[Saved data entries]
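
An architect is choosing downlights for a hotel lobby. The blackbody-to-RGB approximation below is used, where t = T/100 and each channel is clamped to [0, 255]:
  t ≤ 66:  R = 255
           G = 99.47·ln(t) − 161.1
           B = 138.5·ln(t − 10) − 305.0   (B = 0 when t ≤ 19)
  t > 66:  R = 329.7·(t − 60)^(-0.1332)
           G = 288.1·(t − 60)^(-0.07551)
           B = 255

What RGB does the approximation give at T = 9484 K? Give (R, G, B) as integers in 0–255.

(205, 220, 255)

t = 9484/100 = 94.84; the t > 66 branch applies.
R = 329.7·(94.84 − 60)^(-0.1332) = 329.7·34.84^(-0.1332) = 329.7·0.62315 = 205.454.
G = 288.1·(94.84 − 60)^(-0.07551) = 288.1·34.84^(-0.07551) = 288.1·0.76482 = 220.344.
B = 255 by definition for t > 66.
Rounded: (205, 220, 255).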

Work instruction
Starting at the line that contains "G = 288.1·(t − 60)^(-0.07551)", write out every line through the end of the entries, exactly and with nothing added.

Solved exercise
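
           G = 288.1·(t − 60)^(-0.07551)
           B = 255

What RGB does the approximation give at T = 9484 K? Give (R, G, B) as integers in 0–255.

(205, 220, 255)

t = 9484/100 = 94.84; the t > 66 branch applies.
R = 329.7·(94.84 − 60)^(-0.1332) = 329.7·34.84^(-0.1332) = 329.7·0.62315 = 205.454.
G = 288.1·(94.84 − 60)^(-0.07551) = 288.1·34.84^(-0.07551) = 288.1·0.76482 = 220.344.
B = 255 by definition for t > 66.
Rounded: (205, 220, 255).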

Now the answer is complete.